Exercise aim - In the listing that follows, copy out each line that includes the word "applies".

*** Begin section ***

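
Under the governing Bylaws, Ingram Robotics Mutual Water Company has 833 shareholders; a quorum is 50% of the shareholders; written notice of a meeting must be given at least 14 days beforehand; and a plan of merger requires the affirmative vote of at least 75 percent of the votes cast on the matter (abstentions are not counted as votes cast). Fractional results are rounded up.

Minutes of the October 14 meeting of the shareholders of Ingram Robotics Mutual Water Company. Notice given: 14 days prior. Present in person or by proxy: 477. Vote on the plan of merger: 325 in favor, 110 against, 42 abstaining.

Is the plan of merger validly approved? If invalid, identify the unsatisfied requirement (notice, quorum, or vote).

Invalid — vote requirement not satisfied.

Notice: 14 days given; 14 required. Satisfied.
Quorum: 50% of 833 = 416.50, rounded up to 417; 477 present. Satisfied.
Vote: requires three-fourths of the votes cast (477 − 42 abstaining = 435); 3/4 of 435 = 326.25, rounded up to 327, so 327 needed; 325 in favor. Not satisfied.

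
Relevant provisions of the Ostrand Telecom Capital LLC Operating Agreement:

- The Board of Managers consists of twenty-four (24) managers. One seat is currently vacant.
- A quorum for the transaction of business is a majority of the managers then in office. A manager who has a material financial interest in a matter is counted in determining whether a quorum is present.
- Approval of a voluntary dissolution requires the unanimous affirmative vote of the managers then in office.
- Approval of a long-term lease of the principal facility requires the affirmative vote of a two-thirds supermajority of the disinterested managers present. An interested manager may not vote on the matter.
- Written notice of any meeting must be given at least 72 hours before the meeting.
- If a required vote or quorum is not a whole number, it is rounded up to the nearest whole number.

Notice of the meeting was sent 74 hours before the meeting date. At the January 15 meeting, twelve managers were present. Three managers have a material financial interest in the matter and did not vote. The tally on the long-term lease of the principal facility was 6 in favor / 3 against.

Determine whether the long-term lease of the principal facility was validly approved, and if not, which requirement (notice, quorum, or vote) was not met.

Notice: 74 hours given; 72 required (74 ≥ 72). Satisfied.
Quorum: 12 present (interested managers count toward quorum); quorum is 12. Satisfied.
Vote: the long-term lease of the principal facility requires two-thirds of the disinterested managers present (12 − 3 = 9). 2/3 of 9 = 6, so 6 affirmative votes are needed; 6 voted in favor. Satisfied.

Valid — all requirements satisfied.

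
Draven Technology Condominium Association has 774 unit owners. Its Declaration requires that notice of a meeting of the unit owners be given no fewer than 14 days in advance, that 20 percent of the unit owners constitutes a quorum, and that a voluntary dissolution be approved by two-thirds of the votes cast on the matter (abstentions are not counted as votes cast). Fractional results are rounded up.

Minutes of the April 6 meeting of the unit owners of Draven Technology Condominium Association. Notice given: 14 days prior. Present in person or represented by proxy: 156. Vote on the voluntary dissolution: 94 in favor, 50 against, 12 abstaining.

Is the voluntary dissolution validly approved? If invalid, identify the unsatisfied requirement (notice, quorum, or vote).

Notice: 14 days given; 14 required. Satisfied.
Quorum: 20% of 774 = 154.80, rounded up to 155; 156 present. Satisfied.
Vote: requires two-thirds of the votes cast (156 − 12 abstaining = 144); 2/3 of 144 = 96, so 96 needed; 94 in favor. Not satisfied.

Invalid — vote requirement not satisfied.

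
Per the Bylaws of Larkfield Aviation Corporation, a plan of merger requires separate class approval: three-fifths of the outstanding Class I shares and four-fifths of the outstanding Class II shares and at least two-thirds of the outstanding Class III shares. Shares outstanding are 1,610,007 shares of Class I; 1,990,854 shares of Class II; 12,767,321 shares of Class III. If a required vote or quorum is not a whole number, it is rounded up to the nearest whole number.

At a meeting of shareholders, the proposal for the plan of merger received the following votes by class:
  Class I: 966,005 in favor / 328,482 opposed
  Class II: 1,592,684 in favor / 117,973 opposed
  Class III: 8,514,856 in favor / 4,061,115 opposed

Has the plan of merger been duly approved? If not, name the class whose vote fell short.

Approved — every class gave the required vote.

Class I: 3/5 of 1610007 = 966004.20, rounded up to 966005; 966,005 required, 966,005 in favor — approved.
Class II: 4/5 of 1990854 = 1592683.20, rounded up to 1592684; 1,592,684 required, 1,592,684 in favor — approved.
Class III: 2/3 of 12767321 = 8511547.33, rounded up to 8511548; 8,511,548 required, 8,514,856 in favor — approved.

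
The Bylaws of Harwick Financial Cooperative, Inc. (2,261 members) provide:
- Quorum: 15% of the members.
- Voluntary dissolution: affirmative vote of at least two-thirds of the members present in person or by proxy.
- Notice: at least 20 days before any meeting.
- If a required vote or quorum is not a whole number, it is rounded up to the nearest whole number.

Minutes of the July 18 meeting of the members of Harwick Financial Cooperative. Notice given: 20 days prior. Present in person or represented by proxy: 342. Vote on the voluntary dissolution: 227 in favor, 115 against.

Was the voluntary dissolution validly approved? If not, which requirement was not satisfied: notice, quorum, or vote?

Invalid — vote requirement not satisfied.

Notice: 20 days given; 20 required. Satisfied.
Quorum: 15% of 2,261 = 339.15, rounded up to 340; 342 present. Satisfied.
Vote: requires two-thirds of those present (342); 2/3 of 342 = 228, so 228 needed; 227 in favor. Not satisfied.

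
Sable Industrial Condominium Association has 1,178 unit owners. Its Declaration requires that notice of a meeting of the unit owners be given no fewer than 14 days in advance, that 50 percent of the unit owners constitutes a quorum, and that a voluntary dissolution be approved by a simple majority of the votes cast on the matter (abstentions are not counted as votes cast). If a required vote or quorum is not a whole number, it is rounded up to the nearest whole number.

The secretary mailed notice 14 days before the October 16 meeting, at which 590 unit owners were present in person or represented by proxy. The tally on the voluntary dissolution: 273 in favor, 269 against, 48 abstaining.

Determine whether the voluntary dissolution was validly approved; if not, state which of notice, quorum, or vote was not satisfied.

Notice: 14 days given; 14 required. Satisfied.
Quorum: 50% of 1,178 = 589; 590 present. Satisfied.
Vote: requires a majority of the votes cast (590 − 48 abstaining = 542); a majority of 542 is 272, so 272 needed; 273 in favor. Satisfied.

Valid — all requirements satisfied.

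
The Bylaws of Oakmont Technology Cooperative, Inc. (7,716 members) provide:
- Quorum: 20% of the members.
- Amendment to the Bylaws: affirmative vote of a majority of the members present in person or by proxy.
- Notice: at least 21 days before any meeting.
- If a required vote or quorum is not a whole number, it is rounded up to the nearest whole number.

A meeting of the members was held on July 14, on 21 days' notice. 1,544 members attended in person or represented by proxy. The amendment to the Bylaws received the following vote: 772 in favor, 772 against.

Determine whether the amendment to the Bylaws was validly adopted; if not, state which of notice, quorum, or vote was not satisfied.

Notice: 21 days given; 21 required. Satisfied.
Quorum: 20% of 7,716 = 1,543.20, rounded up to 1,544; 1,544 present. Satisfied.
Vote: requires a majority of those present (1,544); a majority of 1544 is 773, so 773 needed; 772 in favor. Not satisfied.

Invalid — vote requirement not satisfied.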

*** End section ***
*** Begin section ***

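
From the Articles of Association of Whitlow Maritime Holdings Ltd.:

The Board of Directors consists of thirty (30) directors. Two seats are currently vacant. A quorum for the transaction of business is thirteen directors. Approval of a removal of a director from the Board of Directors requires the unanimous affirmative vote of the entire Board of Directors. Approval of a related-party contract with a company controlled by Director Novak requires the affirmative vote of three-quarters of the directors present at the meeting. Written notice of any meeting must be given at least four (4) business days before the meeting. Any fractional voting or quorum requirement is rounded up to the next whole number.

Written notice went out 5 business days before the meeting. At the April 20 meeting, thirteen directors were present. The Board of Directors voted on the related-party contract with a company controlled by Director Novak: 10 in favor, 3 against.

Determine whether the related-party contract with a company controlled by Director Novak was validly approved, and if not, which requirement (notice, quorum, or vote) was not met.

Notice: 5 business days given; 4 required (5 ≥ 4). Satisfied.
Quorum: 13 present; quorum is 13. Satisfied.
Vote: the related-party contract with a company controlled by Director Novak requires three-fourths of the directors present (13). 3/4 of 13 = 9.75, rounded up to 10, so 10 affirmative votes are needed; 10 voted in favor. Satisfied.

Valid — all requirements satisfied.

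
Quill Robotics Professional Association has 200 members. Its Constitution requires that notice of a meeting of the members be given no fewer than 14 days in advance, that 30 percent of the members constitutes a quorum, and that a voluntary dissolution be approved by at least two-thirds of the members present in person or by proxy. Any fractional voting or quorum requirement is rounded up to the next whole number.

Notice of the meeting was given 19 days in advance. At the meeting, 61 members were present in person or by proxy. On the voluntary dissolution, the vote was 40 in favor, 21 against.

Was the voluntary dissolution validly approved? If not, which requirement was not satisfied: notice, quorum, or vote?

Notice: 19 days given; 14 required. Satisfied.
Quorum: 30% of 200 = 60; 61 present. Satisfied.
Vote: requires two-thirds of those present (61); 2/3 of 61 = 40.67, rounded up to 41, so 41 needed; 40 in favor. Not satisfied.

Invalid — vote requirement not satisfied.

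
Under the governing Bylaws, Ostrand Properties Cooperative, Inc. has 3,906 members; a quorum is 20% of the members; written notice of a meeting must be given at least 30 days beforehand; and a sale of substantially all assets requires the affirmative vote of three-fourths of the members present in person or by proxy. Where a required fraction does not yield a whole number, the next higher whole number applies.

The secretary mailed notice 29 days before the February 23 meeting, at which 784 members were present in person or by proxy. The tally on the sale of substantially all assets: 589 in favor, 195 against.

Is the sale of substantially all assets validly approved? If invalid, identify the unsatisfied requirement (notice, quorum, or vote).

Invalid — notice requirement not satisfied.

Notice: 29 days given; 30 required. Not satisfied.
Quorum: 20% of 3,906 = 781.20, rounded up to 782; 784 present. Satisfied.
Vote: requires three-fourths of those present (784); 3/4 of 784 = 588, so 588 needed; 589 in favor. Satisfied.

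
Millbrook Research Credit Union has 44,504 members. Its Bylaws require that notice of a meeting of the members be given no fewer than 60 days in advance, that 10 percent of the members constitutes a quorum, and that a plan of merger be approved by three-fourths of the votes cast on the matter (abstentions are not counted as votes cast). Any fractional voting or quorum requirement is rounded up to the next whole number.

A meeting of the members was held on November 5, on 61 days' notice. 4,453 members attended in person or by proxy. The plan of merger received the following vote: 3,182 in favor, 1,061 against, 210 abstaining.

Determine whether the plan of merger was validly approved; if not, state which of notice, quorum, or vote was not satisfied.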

*** End section ***
*** Begin section ***

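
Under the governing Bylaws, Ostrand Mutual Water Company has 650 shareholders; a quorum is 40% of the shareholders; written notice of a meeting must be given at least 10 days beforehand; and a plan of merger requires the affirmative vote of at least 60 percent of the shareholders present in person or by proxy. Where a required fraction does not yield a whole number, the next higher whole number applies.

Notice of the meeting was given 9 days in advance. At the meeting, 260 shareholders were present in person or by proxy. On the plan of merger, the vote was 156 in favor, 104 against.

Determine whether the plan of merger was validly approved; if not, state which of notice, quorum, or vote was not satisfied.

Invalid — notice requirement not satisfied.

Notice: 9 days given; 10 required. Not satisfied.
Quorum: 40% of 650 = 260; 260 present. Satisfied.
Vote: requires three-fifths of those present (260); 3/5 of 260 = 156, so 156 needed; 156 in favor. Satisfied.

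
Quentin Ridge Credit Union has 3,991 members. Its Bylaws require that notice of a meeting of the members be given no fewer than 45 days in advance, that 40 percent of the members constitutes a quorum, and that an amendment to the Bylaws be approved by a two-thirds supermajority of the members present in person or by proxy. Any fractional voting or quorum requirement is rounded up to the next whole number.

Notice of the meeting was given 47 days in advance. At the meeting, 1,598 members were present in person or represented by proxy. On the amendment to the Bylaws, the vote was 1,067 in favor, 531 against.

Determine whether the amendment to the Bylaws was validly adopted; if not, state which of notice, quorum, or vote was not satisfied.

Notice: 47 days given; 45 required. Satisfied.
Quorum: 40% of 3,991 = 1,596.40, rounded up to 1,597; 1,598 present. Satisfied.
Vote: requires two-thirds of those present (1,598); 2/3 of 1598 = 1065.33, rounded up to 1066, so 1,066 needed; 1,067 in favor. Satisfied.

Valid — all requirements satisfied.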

*** End section ***

Answer area -
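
Under the governing Bylaws, Ostrand Properties Cooperative, Inc. has 3,906 members; a quorum is 20% of the members; written notice of a meeting must be given at least 30 days beforehand; and a sale of substantially all assets requires the affirmative vote of three-fourths of the members present in person or by proxy. Where a required fraction does not yield a whole number, the next higher whole number applies.
Under the governing Bylaws, Ostrand Mutual Water Company has 650 shareholders; a quorum is 40% of the shareholders; written notice of a meeting must be given at least 10 days beforehand; and a plan of merger requires the affirmative vote of at least 60 percent of the shareholders present in person or by proxy. Where a required fraction does not yield a whole number, the next higher whole number applies.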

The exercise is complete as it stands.